**Provided records:**

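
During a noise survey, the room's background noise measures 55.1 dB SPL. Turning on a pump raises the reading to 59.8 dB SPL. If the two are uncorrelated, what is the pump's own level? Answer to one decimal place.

58.0 dB SPL

Remove the background by subtracting linear intensities:
L_src = 10·log₁₀(10^(59.8/10) − 10^(55.1/10)) = 10·log₁₀(631400) = 58.0 dB SPL.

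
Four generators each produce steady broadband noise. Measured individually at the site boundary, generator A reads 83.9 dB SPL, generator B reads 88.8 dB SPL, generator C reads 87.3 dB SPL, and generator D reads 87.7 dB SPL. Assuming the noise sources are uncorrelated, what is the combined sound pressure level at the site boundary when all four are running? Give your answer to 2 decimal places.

Uncorrelated sources add in intensity (power), not in dB.
L_total = 10·log₁₀(10^(83.9/10) + 10^(88.8/10) + 10^(87.3/10) + 10^(87.7/10)) = 10·log₁₀(2130000000) = 93.28 dB SPL.

93.28 dB SPL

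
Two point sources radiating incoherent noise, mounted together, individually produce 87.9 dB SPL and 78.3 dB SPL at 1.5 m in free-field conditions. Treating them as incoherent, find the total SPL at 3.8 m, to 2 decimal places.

80.28 dB SPL

Combined at 1.5 m: 10·log₁₀(10^(87.9/10)+10^(78.3/10)) = 88.352 dB SPL.
Then apply −20·log₁₀(3.8/1.5) = -8.074 dB → 80.28 dB SPL.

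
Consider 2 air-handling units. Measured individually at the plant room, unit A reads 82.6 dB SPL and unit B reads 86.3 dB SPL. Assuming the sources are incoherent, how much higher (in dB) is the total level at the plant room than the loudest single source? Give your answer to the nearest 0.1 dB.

Incoherent sources sum as intensities:
L_total = 10·log₁₀(10^(82.6/10) + 10^(86.3/10)) = 87.84 dB SPL.
Excess over the loudest (86.3 dB): 87.84 − 86.3 = 1.5 dB.

1.5 dB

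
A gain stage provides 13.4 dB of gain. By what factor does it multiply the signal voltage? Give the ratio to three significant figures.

4.68

Voltage ratio = 10^(dB/20).
10^(13.4/20) = 10^(0.6700) = 4.68.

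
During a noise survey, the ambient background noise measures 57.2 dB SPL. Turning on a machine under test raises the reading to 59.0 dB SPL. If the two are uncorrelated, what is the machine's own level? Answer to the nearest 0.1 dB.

Remove the background by subtracting linear intensities:
L_src = 10·log₁₀(10^(59.0/10) − 10^(57.2/10)) = 10·log₁₀(269500) = 54.3 dB SPL.

54.3 dB SPL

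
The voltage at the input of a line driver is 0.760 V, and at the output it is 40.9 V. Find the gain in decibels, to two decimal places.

34.62 dB

Voltage is an amplitude quantity, so gain = 20·log₁₀(V_out/V_in).
20·log₁₀(40.9/0.760) = 20·log₁₀(53.82) = 34.62 dB.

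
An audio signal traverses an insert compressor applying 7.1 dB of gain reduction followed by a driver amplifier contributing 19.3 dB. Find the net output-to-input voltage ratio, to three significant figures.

Net gain = (−7.1) + 19.3 = 12.2 dB.
Voltage ratio = 10^(12.2/20) = 4.07.

4.07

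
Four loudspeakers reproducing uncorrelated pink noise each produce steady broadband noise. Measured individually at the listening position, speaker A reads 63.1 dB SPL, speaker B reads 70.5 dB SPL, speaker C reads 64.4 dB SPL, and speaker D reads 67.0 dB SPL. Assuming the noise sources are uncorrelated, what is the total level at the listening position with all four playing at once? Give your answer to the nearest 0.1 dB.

Add the sources as powers (linear), then convert back to dB:
L_total = 10·log₁₀(10^(63.1/10) + 10^(70.5/10) + 10^(64.4/10) + 10^(67.0/10)) = 10·log₁₀(21030000) = 73.2 dB SPL.

73.2 dB SPL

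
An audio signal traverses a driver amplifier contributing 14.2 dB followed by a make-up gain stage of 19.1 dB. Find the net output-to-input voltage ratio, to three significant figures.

46.2

Net gain = 14.2 + 19.1 = 33.3 dB.
Voltage ratio = 10^(33.3/20) = 46.2.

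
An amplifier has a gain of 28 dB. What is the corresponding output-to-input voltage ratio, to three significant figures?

25.1

Voltage ratio = 10^(dB/20).
10^(28/20) = 10^(1.400) = 25.1.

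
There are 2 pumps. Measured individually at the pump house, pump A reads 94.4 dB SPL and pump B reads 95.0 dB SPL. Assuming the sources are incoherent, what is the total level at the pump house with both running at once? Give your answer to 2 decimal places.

Uncorrelated sources add in intensity (power), not in dB.
L_total = 10·log₁₀(10^(94.4/10) + 10^(95.0/10)) = 10·log₁₀(5917000000) = 97.72 dB SPL.

97.72 dB SPL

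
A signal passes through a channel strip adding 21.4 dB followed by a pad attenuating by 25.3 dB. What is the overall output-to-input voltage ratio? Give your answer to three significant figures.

0.638

Net gain = 21.4 + (−25.3) = -3.9 dB.
Voltage ratio = 10^(-3.9/20) = 0.638.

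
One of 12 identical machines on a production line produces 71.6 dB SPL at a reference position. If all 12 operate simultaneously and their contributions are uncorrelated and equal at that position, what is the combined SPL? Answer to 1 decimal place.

82.4 dB SPL

12 equal incoherent sources raise the level by 10·log₁₀(12) = 10.79 dB.
L_total = 71.6 + 10.79 = 82.4 dB SPL.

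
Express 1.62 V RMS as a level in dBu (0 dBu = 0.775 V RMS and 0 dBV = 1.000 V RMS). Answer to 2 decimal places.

dBu = 20·log₁₀(V / 0.775 V).
20·log₁₀(1.62/0.775) = +6.40 dBu.

+6.40 dBu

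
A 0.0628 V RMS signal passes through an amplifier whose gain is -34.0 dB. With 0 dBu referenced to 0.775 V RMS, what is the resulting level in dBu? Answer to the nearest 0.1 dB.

-55.8 dBu

Input level: 20·log₁₀(0.0628/0.775) = -21.83 dBu.
Output: -21.83 − 34.0 = -55.8 dBu.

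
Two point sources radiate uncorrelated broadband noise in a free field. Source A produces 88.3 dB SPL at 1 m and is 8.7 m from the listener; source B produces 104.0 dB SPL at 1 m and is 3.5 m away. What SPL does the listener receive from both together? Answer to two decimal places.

93.14 dB SPL

At the listener: L_A = 88.3 − 20·log₁₀(8.7) = 69.510 dB; L_B = 104.0 − 20·log₁₀(3.5) = 93.119 dB.
Combined: 10·log₁₀(10^(69.510/10)+10^(93.119/10)) = 93.14 dB SPL.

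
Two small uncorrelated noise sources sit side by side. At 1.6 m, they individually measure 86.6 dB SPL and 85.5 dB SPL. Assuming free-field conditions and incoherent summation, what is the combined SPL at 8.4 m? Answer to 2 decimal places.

74.69 dB SPL

Combined at 1.6 m: 10·log₁₀(10^(86.6/10)+10^(85.5/10)) = 89.095 dB SPL.
Then apply −20·log₁₀(8.4/1.6) = -14.403 dB → 74.69 dB SPL.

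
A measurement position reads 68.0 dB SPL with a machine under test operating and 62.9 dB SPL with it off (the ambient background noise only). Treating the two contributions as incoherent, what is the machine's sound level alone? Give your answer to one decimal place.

Background correction is a power subtraction:
L_src = 10·log₁₀(10^(68.0/10) − 10^(62.9/10)) = 10·log₁₀(4360000) = 66.4 dB SPL.

66.4 dB SPL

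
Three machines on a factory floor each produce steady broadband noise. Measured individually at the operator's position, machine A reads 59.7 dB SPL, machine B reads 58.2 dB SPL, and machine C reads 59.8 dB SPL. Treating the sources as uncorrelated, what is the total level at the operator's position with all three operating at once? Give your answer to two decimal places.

64.06 dB SPL

Uncorrelated sources add in intensity (power), not in dB.
L_total = 10·log₁₀(10^(59.7/10) + 10^(58.2/10) + 10^(59.8/10)) = 10·log₁₀(2549000) = 64.06 dB SPL.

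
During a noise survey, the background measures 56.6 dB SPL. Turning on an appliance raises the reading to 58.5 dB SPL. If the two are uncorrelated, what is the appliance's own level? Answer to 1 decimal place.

54.0 dB SPL

Remove the background by subtracting linear intensities:
L_src = 10·log₁₀(10^(58.5/10) − 10^(56.6/10)) = 10·log₁₀(250900) = 54.0 dB SPL.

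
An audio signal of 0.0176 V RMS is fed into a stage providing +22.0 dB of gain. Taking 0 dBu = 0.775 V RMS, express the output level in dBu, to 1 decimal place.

Input level: 20·log₁₀(0.0176/0.775) = -32.88 dBu.
Output: -32.88 + 22.0 = -10.9 dBu.

-10.9 dBu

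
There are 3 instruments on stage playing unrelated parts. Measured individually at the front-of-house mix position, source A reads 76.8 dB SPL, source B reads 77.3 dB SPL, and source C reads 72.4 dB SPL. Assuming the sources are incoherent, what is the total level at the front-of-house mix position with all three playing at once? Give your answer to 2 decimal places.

Incoherent sources sum as intensities:
L_total = 10·log₁₀(10^(76.8/10) + 10^(77.3/10) + 10^(72.4/10)) = 10·log₁₀(118900000) = 80.75 dB SPL.

80.75 dB SPL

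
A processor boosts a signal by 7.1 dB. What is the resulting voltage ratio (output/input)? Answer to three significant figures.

2.26

Voltage ratio = 10^(dB/20).
10^(7.1/20) = 10^(0.3550) = 2.26.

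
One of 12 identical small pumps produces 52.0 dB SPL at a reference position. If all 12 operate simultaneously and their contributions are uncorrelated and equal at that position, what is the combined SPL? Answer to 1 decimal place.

62.8 dB SPL

12 equal incoherent sources raise the level by 10·log₁₀(12) = 10.79 dB.
L_total = 52.0 + 10.79 = 62.8 dB SPL.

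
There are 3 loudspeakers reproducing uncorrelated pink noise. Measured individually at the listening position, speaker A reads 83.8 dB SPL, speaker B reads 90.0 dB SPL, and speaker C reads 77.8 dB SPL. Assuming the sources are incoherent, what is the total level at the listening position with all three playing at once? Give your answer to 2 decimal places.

91.14 dB SPL

Incoherent sources sum as intensities:
L_total = 10·log₁₀(10^(83.8/10) + 10^(90.0/10) + 10^(77.8/10)) = 10·log₁₀(1300000000) = 91.14 dB SPL.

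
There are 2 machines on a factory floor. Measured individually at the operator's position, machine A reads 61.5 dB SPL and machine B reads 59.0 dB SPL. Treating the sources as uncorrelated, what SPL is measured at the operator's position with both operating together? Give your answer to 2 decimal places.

Uncorrelated sources add in intensity (power), not in dB.
L_total = 10·log₁₀(10^(61.5/10) + 10^(59.0/10)) = 10·log₁₀(2207000) = 63.44 dB SPL.

63.44 dB SPL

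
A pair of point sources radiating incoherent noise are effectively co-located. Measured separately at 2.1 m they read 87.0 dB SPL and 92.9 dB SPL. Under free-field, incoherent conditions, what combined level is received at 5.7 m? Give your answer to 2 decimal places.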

**Task item:** Repeat the line that contains "One of 12 identical small", then every line after it until the records end, with nothing added.

**Exercise output:**
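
One of 12 identical small pumps produces 52.0 dB SPL at a reference position. If all 12 operate simultaneously and their contributions are uncorrelated and equal at that position, what is the combined SPL? Answer to 1 decimal place.

62.8 dB SPL

12 equal incoherent sources raise the level by 10·log₁₀(12) = 10.79 dB.
L_total = 52.0 + 10.79 = 62.8 dB SPL.

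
There are 3 loudspeakers reproducing uncorrelated pink noise. Measured individually at the listening position, speaker A reads 83.8 dB SPL, speaker B reads 90.0 dB SPL, and speaker C reads 77.8 dB SPL. Assuming the sources are incoherent, what is the total level at the listening position with all three playing at once? Give your answer to 2 decimal places.

91.14 dB SPL

Incoherent sources sum as intensities:
L_total = 10·log₁₀(10^(83.8/10) + 10^(90.0/10) + 10^(77.8/10)) = 10·log₁₀(1300000000) = 91.14 dB SPL.

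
There are 2 machines on a factory floor. Measured individually at the operator's position, machine A reads 61.5 dB SPL and machine B reads 59.0 dB SPL. Treating the sources as uncorrelated, what SPL is measured at the operator's position with both operating together? Give your answer to 2 decimal places.

Uncorrelated sources add in intensity (power), not in dB.
L_total = 10·log₁₀(10^(61.5/10) + 10^(59.0/10)) = 10·log₁₀(2207000) = 63.44 dB SPL.

63.44 dB SPL

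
A pair of point sources radiating incoherent noise are effectively co-located. Measured separately at 2.1 m they read 87.0 dB SPL and 92.9 dB SPL. Under free-field, incoherent conditions, what combined level is received at 5.7 m? Give your answer to 2 decimal places.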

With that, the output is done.